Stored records
════════

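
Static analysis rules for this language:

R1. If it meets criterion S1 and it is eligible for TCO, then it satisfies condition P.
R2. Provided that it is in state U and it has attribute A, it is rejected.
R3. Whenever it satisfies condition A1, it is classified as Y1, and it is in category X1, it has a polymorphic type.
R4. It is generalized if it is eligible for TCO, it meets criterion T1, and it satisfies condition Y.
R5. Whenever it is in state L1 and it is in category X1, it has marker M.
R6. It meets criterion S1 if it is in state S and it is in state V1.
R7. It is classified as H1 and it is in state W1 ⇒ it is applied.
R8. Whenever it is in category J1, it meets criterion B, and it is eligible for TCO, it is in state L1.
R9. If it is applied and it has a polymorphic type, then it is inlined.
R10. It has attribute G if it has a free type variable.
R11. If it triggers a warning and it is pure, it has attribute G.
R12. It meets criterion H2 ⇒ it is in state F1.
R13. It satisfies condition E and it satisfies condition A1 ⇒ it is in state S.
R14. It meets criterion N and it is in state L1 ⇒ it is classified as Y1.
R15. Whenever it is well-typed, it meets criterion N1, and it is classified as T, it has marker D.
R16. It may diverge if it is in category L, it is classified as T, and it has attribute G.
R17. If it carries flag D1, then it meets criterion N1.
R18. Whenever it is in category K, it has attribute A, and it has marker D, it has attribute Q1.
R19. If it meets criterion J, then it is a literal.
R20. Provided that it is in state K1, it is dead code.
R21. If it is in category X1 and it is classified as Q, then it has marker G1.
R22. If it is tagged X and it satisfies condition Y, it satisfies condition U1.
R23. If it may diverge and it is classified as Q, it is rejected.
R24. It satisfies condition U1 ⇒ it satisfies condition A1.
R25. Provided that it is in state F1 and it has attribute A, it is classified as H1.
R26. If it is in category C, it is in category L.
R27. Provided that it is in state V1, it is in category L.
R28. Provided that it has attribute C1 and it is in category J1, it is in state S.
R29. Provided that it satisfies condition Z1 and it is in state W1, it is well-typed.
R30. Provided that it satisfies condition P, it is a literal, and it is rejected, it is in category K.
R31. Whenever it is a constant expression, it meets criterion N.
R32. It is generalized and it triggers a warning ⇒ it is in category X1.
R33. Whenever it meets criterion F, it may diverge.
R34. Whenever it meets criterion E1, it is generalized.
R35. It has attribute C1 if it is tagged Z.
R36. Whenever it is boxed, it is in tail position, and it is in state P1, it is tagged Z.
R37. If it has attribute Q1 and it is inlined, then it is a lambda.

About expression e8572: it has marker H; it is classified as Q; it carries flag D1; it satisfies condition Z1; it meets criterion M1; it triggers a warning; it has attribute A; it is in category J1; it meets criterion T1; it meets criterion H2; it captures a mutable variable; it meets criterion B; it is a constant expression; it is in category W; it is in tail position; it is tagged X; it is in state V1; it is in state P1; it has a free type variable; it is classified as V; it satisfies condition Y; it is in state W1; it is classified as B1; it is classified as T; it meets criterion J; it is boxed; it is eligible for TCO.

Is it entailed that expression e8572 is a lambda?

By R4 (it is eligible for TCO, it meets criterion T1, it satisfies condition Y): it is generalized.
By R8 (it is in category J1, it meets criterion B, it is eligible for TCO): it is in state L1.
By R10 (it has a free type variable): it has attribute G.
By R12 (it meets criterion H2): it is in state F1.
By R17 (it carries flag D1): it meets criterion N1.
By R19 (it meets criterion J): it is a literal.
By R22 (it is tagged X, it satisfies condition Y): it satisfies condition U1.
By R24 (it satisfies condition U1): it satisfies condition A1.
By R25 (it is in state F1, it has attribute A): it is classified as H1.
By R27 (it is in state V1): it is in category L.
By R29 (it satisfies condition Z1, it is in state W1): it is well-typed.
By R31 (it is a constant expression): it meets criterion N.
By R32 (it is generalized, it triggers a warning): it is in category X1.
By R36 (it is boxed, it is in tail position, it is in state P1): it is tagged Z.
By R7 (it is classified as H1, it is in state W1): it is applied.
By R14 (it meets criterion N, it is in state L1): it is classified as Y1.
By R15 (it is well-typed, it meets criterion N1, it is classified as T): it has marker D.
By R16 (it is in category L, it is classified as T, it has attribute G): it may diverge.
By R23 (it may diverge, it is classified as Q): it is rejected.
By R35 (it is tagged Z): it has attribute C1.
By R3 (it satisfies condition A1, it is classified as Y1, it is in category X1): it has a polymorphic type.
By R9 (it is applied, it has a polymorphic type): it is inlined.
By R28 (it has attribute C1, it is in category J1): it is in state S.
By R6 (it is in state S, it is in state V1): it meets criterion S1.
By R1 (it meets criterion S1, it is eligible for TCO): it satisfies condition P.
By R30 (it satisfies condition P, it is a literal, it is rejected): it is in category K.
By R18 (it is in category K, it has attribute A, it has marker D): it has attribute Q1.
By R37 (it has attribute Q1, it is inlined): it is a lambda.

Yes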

════════

| WHAT TO PRODUCE |
Give an exact transcription of the data shown above.

| SOLVED PROBLEM |
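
Static analysis rules for this language:

R1. If it meets criterion S1 and it is eligible for TCO, then it satisfies condition P.
R2. Provided that it is in state U and it has attribute A, it is rejected.
R3. Whenever it satisfies condition A1, it is classified as Y1, and it is in category X1, it has a polymorphic type.
R4. It is generalized if it is eligible for TCO, it meets criterion T1, and it satisfies condition Y.
R5. Whenever it is in state L1 and it is in category X1, it has marker M.
R6. It meets criterion S1 if it is in state S and it is in state V1.
R7. It is classified as H1 and it is in state W1 ⇒ it is applied.
R8. Whenever it is in category J1, it meets criterion B, and it is eligible for TCO, it is in state L1.
R9. If it is applied and it has a polymorphic type, then it is inlined.
R10. It has attribute G if it has a free type variable.
R11. If it triggers a warning and it is pure, it has attribute G.
R12. It meets criterion H2 ⇒ it is in state F1.
R13. It satisfies condition E and it satisfies condition A1 ⇒ it is in state S.
R14. It meets criterion N and it is in state L1 ⇒ it is classified as Y1.
R15. Whenever it is well-typed, it meets criterion N1, and it is classified as T, it has marker D.
R16. It may diverge if it is in category L, it is classified as T, and it has attribute G.
R17. If it carries flag D1, then it meets criterion N1.
R18. Whenever it is in category K, it has attribute A, and it has marker D, it has attribute Q1.
R19. If it meets criterion J, then it is a literal.
R20. Provided that it is in state K1, it is dead code.
R21. If it is in category X1 and it is classified as Q, then it has marker G1.
R22. If it is tagged X and it satisfies condition Y, it satisfies condition U1.
R23. If it may diverge and it is classified as Q, it is rejected.
R24. It satisfies condition U1 ⇒ it satisfies condition A1.
R25. Provided that it is in state F1 and it has attribute A, it is classified as H1.
R26. If it is in category C, it is in category L.
R27. Provided that it is in state V1, it is in category L.
R28. Provided that it has attribute C1 and it is in category J1, it is in state S.
R29. Provided that it satisfies condition Z1 and it is in state W1, it is well-typed.
R30. Provided that it satisfies condition P, it is a literal, and it is rejected, it is in category K.
R31. Whenever it is a constant expression, it meets criterion N.
R32. It is generalized and it triggers a warning ⇒ it is in category X1.
R33. Whenever it meets criterion F, it may diverge.
R34. Whenever it meets criterion E1, it is generalized.
R35. It has attribute C1 if it is tagged Z.
R36. Whenever it is boxed, it is in tail position, and it is in state P1, it is tagged Z.
R37. If it has attribute Q1 and it is inlined, then it is a lambda.

About expression e8572: it has marker H; it is classified as Q; it carries flag D1; it satisfies condition Z1; it meets criterion M1; it triggers a warning; it has attribute A; it is in category J1; it meets criterion T1; it meets criterion H2; it captures a mutable variable; it meets criterion B; it is a constant expression; it is in category W; it is in tail position; it is tagged X; it is in state V1; it is in state P1; it has a free type variable; it is classified as V; it satisfies condition Y; it is in state W1; it is classified as B1; it is classified as T; it meets criterion J; it is boxed; it is eligible for TCO.

Is it entailed that expression e8572 is a lambda?

By R4 (it is eligible for TCO, it meets criterion T1, it satisfies condition Y): it is generalized.
By R8 (it is in category J1, it meets criterion B, it is eligible for TCO): it is in state L1.
By R10 (it has a free type variable): it has attribute G.
By R12 (it meets criterion H2): it is in state F1.
By R17 (it carries flag D1): it meets criterion N1.
By R19 (it meets criterion J): it is a literal.
By R22 (it is tagged X, it satisfies condition Y): it satisfies condition U1.
By R24 (it satisfies condition U1): it satisfies condition A1.
By R25 (it is in state F1, it has attribute A): it is classified as H1.
By R27 (it is in state V1): it is in category L.
By R29 (it satisfies condition Z1, it is in state W1): it is well-typed.
By R31 (it is a constant expression): it meets criterion N.
By R32 (it is generalized, it triggers a warning): it is in category X1.
By R36 (it is boxed, it is in tail position, it is in state P1): it is tagged Z.
By R7 (it is classified as H1, it is in state W1): it is applied.
By R14 (it meets criterion N, it is in state L1): it is classified as Y1.
By R15 (it is well-typed, it meets criterion N1, it is classified as T): it has marker D.
By R16 (it is in category L, it is classified as T, it has attribute G): it may diverge.
By R23 (it may diverge, it is classified as Q): it is rejected.
By R35 (it is tagged Z): it has attribute C1.
By R3 (it satisfies condition A1, it is classified as Y1, it is in category X1): it has a polymorphic type.
By R9 (it is applied, it has a polymorphic type): it is inlined.
By R28 (it has attribute C1, it is in category J1): it is in state S.
By R6 (it is in state S, it is in state V1): it meets criterion S1.
By R1 (it meets criterion S1, it is eligible for TCO): it satisfies condition P.
By R30 (it satisfies condition P, it is a literal, it is rejected): it is in category K.
By R18 (it is in category K, it has attribute A, it has marker D): it has attribute Q1.
By R37 (it has attribute Q1, it is inlined): it is a lambda.

Yes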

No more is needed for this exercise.